TASK ITEM
Only the lines containing "coordination" should appear in the answer, copied from the listing below.

AVAILABLE RECORDS

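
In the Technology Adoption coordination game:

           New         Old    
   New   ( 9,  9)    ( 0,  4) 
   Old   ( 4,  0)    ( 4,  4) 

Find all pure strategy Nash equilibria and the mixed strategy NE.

Pure NE: (New, New) and (Old, Old); Mixed NE: p = 0.4444, q = 0.4444

Work:
Check pure NE:
(New, New): (9, 9) - no unilateral deviation beneficial
(Old, Old): (4, 4) - no unilateral deviation beneficial
Mixed NE: P1 plays New with p = 0.4444, P2 plays New with q = 0.4444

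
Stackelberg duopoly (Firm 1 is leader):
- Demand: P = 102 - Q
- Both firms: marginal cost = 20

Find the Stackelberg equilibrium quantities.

q₁* (leader) = 41.0, q₂* (follower) = 20.5

Work:
Follower's reaction: q₂ = (a - c - q₁)/2
Leader substitutes: π₁ = q₁·(a - q₁ - (a-c-q₁)/2 - c)
FOC: q₁* = (102 - 20)/2 = 41.00
Then: q₂* = (102 - 20 - 41.0)/2 = 20.50
Leader has first-mover advantage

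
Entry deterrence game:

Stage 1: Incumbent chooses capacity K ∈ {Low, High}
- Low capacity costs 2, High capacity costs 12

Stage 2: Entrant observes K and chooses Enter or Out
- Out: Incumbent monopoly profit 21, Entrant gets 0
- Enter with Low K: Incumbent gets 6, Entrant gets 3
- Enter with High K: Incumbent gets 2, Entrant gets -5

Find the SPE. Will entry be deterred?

SPE: (High, Enter|Low, Out|High); Entry deterred. Incumbent net profit = 9

Work:
After Low K: Entrant enters (3 > 0)
After High K: Entrant stays out (-5 < 0)
Incumbent: Low → 6−2=4, High → 21−12=9
Incumbent chooses High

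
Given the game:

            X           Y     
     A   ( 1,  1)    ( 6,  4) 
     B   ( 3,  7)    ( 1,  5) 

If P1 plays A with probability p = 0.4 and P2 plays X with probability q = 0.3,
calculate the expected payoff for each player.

E[P1] = 2.76, E[P2] = 4.6

Work:
E[P1] = p·q·π₁(A,X) + p·(1-q)·π₁(A,Y) + (1-p)·q·π₁(B,X) + (1-p)·(1-q)·π₁(B,Y)
= 0.4·0.3·1 + 0.4·0.7·6 + 0.6·0.3·3 + 0.6·0.7·1
= 2.76

E[P2] = 4.6 (similar calculation)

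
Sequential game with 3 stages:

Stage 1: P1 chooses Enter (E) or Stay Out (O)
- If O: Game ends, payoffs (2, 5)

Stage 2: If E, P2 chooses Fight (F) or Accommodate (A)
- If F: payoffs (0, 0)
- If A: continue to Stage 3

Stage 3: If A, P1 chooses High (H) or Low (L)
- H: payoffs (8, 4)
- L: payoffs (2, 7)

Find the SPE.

SPE: (E, A, H); Outcome (8, 4)

Work:
Stage 3: P1 chooses H (8 vs 2)
Stage 2: P2: F->0, A->4 (anticipating H). Choose A
Stage 1: P1: O->2, E->8 (anticipating A, H). Choose E
SPE path: E -> A -> H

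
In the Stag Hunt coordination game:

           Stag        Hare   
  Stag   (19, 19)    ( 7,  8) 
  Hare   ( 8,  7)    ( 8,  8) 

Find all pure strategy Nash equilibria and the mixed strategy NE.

Pure NE: (Stag, Stag) and (Hare, Hare); Mixed NE: p = 0.0833, q = 0.0833

Work:
Check pure NE:
(Stag, Stag): (19, 19) - no unilateral deviation beneficial
(Hare, Hare): (8, 8) - no unilateral deviation beneficial
Mixed NE: P1 plays Stag with p = 0.0833, P2 plays Stag with q = 0.0833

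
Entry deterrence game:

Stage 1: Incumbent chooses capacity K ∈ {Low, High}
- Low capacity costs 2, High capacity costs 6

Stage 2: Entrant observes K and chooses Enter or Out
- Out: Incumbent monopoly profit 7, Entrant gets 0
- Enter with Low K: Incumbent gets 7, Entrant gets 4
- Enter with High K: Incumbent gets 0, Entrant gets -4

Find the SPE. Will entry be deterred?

SPE: (Low, Enter|Low, Out|High); Entry not deterred. Incumbent net profit = 5, Entrant gets 4

Work:
After Low K: Entrant enters (4 > 0)
After High K: Entrant stays out (-4 < 0)
Incumbent: Low → 7−2=5, High → 7−6=1
Incumbent chooses Low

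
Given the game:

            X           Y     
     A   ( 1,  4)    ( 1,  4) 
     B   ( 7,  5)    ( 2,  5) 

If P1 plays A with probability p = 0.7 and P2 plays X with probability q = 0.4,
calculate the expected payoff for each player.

E[P1] = 1.9, E[P2] = 4.3

Work:
E[P1] = p·q·π₁(A,X) + p·(1-q)·π₁(A,Y) + (1-p)·q·π₁(B,X) + (1-p)·(1-q)·π₁(B,Y)
= 0.7·0.4·1 + 0.7·0.6·1 + 0.3·0.4·7 + 0.3·0.6·2
= 1.9

E[P2] = 4.3 (similar calculation)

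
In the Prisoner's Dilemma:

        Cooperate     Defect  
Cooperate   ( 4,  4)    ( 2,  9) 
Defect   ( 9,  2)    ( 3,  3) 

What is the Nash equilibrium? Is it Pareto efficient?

(Defect, Defect) is NE; not Pareto efficient

Work:
Defect dominates Cooperate for both players:
If P2 cooperates: Defect (9) > Cooperate (4)
If P2 defects: Defect (3) > Cooperate (2)
NE: (Defect, Defect) with payoff (3, 3)
But (Cooperate, Cooperate) = (4, 4) Pareto dominates (3, 3)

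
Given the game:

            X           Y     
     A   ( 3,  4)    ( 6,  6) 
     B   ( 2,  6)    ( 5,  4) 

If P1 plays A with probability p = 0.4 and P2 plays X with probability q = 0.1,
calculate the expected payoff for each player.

E[P1] = 5.1, E[P2] = 4.84

Work:
E[P1] = p·q·π₁(A,X) + p·(1-q)·π₁(A,Y) + (1-p)·q·π₁(B,X) + (1-p)·(1-q)·π₁(B,Y)
= 0.4·0.1·3 + 0.4·0.9·6 + 0.6·0.1·2 + 0.6·0.9·5
= 5.1

E[P2] = 4.84 (similar calculation)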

WRITTEN ANSWER
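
In the Technology Adoption coordination game:
In the Stag Hunt coordination game: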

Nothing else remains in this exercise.